» LISTED ENTRIES:
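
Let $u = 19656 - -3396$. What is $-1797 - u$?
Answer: $-24849$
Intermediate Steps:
$u = 23052$ ($u = 19656 + 3396 = 23052$)
$-1797 - u = -1797 - 23052 = -24849$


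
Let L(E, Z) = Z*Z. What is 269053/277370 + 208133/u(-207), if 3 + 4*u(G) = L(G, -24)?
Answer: 231073568209/158933010 ≈ 1453.9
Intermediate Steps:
L(E, Z) = Z²
u(G) = 573/4 (u(G) = -¾ + (¼)*(-24)² = -¾ + (¼)*576 = -¾ + 144 = 573/4)
269053/277370 + 208133/u(-207) = 269053/277370 + 208133/(573/4) = 269053*(1/277370) + 208133*(4/573) = 269053/277370 + 832532/573 = 231073568209/158933010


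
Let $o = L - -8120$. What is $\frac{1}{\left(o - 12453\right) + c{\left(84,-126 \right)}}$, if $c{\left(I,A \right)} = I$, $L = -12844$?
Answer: $- \frac{1}{17093} \approx -5.8503 \cdot 10^{-5}$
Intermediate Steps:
$o = -4724$ ($o = -12844 - -8120 = -12844 + 8120 = -4724$)
$\frac{1}{\left(o - 12453\right) + c{\left(84,-126 \right)}} = \frac{1}{\left(-4724 - 12453\right) + 84} = \frac{1}{-17177 + 84} = \frac{1}{-17093} = - \frac{1}{17093}$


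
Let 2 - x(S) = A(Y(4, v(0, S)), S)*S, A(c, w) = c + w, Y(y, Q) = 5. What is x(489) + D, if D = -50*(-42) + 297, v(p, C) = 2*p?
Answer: -239167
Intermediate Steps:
D = 2397 (D = 2100 + 297 = 2397)
x(S) = 2 - S*(5 + S) (x(S) = 2 - (5 + S)*S = 2 - S*(5 + S))
x(489) + D = (2 - 1*489*(5 + 489)) + 2397 = (2 - 1*489*494) + 2397 = (2 - 241566) + 2397 = -241564 + 2397 = -239167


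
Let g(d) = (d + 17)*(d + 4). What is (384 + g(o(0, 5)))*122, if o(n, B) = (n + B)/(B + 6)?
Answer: 6816384/121 ≈ 56334.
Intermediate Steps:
o(n, B) = (B + n)/(6 + B)
g(d) = (4 + d)*(17 + d) (g(d) = (17 + d)*(4 + d) = (4 + d)*(17 + d))
(384 + g(o(0, 5)))*122 = (384 + (68 + ((5 + 0)/(6 + 5))**2 + 21*((5 + 0)/(6 + 5))))*122 = (384 + (68 + (5/11)**2 + 21*(5/11)))*122 = (384 + (68 + 25/121 + 105/11))*122 = (384 + 9408/121)*122 = (55872/121)*122 = 6816384/121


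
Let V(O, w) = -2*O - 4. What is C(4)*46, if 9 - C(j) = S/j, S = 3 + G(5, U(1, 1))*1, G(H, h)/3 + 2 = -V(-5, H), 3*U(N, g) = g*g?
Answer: 1311/2 ≈ 655.50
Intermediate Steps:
V(O, w) = -4 - 2*O
U(N, g) = g²/3 (U(N, g) = (g*g)/3 = g²/3)
G(H, h) = -24 (G(H, h) = -6 + 3*(-(-4 - 2*(-5))) = -6 + 3*(-(-4 + 10)) = -6 + 3*(-1*6) = -6 + 3*(-6) = -6 - 18 = -24)
S = -21 (S = 3 - 24*1 = 3 - 24 = -21)
C(j) = 9 + 21/j (C(j) = 9 - (-21)/j = 9 + 21/j)
C(4)*46 = (9 + 21/4)*46 = (57/4)*46 = 1311/2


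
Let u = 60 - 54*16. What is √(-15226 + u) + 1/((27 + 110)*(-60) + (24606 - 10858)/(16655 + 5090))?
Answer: -21745/178730152 + I*√16030 ≈ -0.00012166 + 126.61*I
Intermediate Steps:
u = -804 (u = 60 - 864 = -804)
√(-15226 + u) + 1/((27 + 110)*(-60) + (24606 - 10858)/(16655 + 5090)) = √(-15226 - 804) + 1/((27 + 110)*(-60) + (24606 - 10858)/(16655 + 5090)) = √(-16030) + 1/(137*(-60) + 13748/21745) = I*√16030 + 1/(-8220 + 13748*(1/21745)) = I*√16030 + 1/(-8220 + 13748/21745) = I*√16030 + 1/(-178730152/21745) = I*√16030 - 21745/178730152 = -21745/178730152 + I*√16030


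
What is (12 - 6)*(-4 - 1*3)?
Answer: -42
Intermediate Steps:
(12 - 6)*(-4 - 1*3) = 6*(-4 - 3) = 6*(-7) = -42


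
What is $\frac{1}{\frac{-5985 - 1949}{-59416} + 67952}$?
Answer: $\frac{29708}{2018721983} \approx 1.4716 \cdot 10^{-5}$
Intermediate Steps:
$\frac{1}{\frac{-5985 - 1949}{-59416} + 67952} = \frac{1}{\left(-5985 - 1949\right) \left(- \frac{1}{59416}\right) + 67952} = \frac{1}{\left(-7934\right) \left(- \frac{1}{59416}\right) + 67952} = \frac{1}{\frac{3967}{29708} + 67952} = \frac{1}{\frac{2018721983}{29708}} = \frac{29708}{2018721983}$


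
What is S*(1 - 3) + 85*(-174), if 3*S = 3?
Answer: -14792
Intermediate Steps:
S = 1 (S = (1/3)*3 = 1)
S*(1 - 3) + 85*(-174) = 1*(1 - 3) + 85*(-174) = 1*(-2) - 14790 = -2 - 14790 = -14792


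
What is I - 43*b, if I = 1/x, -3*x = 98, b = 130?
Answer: -547823/98 ≈ -5590.0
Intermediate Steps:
x = -98/3 (x = -⅓*98 = -98/3 ≈ -32.667)
I = -3/98 (I = 1/(-98/3) = -3/98 ≈ -0.030612)
I - 43*b = -3/98 - 43*130 = -3/98 - 5590 = -547823/98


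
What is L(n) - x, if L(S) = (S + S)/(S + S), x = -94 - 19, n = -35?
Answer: 114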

» WHAT YOU WILL DO:
Please give all the entries above again, exactly as they stand.

» ANSWER TO THIS EXERCISE:
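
Let $u = 19656 - -3396$. What is $-1797 - u$?
Answer: $-24849$
Intermediate Steps:
$u = 23052$ ($u = 19656 + 3396 = 23052$)
$-1797 - u = -1797 - 23052 = -24849$


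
Let L(E, Z) = Z*Z. What is 269053/277370 + 208133/u(-207), if 3 + 4*u(G) = L(G, -24)?
Answer: 231073568209/158933010 ≈ 1453.9
Intermediate Steps:
L(E, Z) = Z²
u(G) = 573/4 (u(G) = -¾ + (¼)*(-24)² = -¾ + (¼)*576 = -¾ + 144 = 573/4)
269053/277370 + 208133/u(-207) = 269053/277370 + 208133/(573/4) = 269053*(1/277370) + 208133*(4/573) = 269053/277370 + 832532/573 = 231073568209/158933010


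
Let $o = L - -8120$. What is $\frac{1}{\left(o - 12453\right) + c{\left(84,-126 \right)}}$, if $c{\left(I,A \right)} = I$, $L = -12844$?
Answer: $- \frac{1}{17093} \approx -5.8503 \cdot 10^{-5}$
Intermediate Steps:
$o = -4724$ ($o = -12844 - -8120 = -12844 + 8120 = -4724$)
$\frac{1}{\left(o - 12453\right) + c{\left(84,-126 \right)}} = \frac{1}{\left(-4724 - 12453\right) + 84} = \frac{1}{-17177 + 84} = \frac{1}{-17093} = - \frac{1}{17093}$


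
Let 2 - x(S) = A(Y(4, v(0, S)), S)*S, A(c, w) = c + w, Y(y, Q) = 5. What is x(489) + D, if D = -50*(-42) + 297, v(p, C) = 2*p?
Answer: -239167
Intermediate Steps:
D = 2397 (D = 2100 + 297 = 2397)
x(S) = 2 - S*(5 + S) (x(S) = 2 - (5 + S)*S = 2 - S*(5 + S))
x(489) + D = (2 - 1*489*(5 + 489)) + 2397 = (2 - 1*489*494) + 2397 = (2 - 241566) + 2397 = -241564 + 2397 = -239167


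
Let g(d) = (d + 17)*(d + 4). What is (384 + g(o(0, 5)))*122, if o(n, B) = (n + B)/(B + 6)?
Answer: 6816384/121 ≈ 56334.
Intermediate Steps:
o(n, B) = (B + n)/(6 + B)
g(d) = (4 + d)*(17 + d) (g(d) = (17 + d)*(4 + d) = (4 + d)*(17 + d))
(384 + g(o(0, 5)))*122 = (384 + (68 + ((5 + 0)/(6 + 5))**2 + 21*((5 + 0)/(6 + 5))))*122 = (384 + (68 + (5/11)**2 + 21*(5/11)))*122 = (384 + (68 + 25/121 + 105/11))*122 = (384 + 9408/121)*122 = (55872/121)*122 = 6816384/121


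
Let V(O, w) = -2*O - 4. What is C(4)*46, if 9 - C(j) = S/j, S = 3 + G(5, U(1, 1))*1, G(H, h)/3 + 2 = -V(-5, H), 3*U(N, g) = g*g?
Answer: 1311/2 ≈ 655.50
Intermediate Steps:
V(O, w) = -4 - 2*O
U(N, g) = g²/3 (U(N, g) = (g*g)/3 = g²/3)
G(H, h) = -24 (G(H, h) = -6 + 3*(-(-4 - 2*(-5))) = -6 + 3*(-(-4 + 10)) = -6 + 3*(-1*6) = -6 + 3*(-6) = -6 - 18 = -24)
S = -21 (S = 3 - 24*1 = 3 - 24 = -21)
C(j) = 9 + 21/j (C(j) = 9 - (-21)/j = 9 + 21/j)
C(4)*46 = (9 + 21/4)*46 = (57/4)*46 = 1311/2


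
Let u = 60 - 54*16. What is √(-15226 + u) + 1/((27 + 110)*(-60) + (24606 - 10858)/(16655 + 5090))?
Answer: -21745/178730152 + I*√16030 ≈ -0.00012166 + 126.61*I
Intermediate Steps:
u = -804 (u = 60 - 864 = -804)
√(-15226 + u) + 1/((27 + 110)*(-60) + (24606 - 10858)/(16655 + 5090)) = √(-15226 - 804) + 1/((27 + 110)*(-60) + (24606 - 10858)/(16655 + 5090)) = √(-16030) + 1/(137*(-60) + 13748/21745) = I*√16030 + 1/(-8220 + 13748*(1/21745)) = I*√16030 + 1/(-8220 + 13748/21745) = I*√16030 + 1/(-178730152/21745) = I*√16030 - 21745/178730152 = -21745/178730152 + I*√16030


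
What is (12 - 6)*(-4 - 1*3)?
Answer: -42
Intermediate Steps:
(12 - 6)*(-4 - 1*3) = 6*(-4 - 3) = 6*(-7) = -42


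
What is $\frac{1}{\frac{-5985 - 1949}{-59416} + 67952}$?
Answer: $\frac{29708}{2018721983} \approx 1.4716 \cdot 10^{-5}$
Intermediate Steps:
$\frac{1}{\frac{-5985 - 1949}{-59416} + 67952} = \frac{1}{\left(-5985 - 1949\right) \left(- \frac{1}{59416}\right) + 67952} = \frac{1}{\left(-7934\right) \left(- \frac{1}{59416}\right) + 67952} = \frac{1}{\frac{3967}{29708} + 67952} = \frac{1}{\frac{2018721983}{29708}} = \frac{29708}{2018721983}$


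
What is S*(1 - 3) + 85*(-174), if 3*S = 3?
Answer: -14792
Intermediate Steps:
S = 1 (S = (1/3)*3 = 1)
S*(1 - 3) + 85*(-174) = 1*(1 - 3) + 85*(-174) = 1*(-2) - 14790 = -2 - 14790 = -14792


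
What is I - 43*b, if I = 1/x, -3*x = 98, b = 130?
Answer: -547823/98 ≈ -5590.0
Intermediate Steps:
x = -98/3 (x = -⅓*98 = -98/3 ≈ -32.667)
I = -3/98 (I = 1/(-98/3) = -3/98 ≈ -0.030612)
I - 43*b = -3/98 - 43*130 = -3/98 - 5590 = -547823/98


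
What is L(n) - x, if L(S) = (S + S)/(S + S), x = -94 - 19, n = -35?
Answer: 114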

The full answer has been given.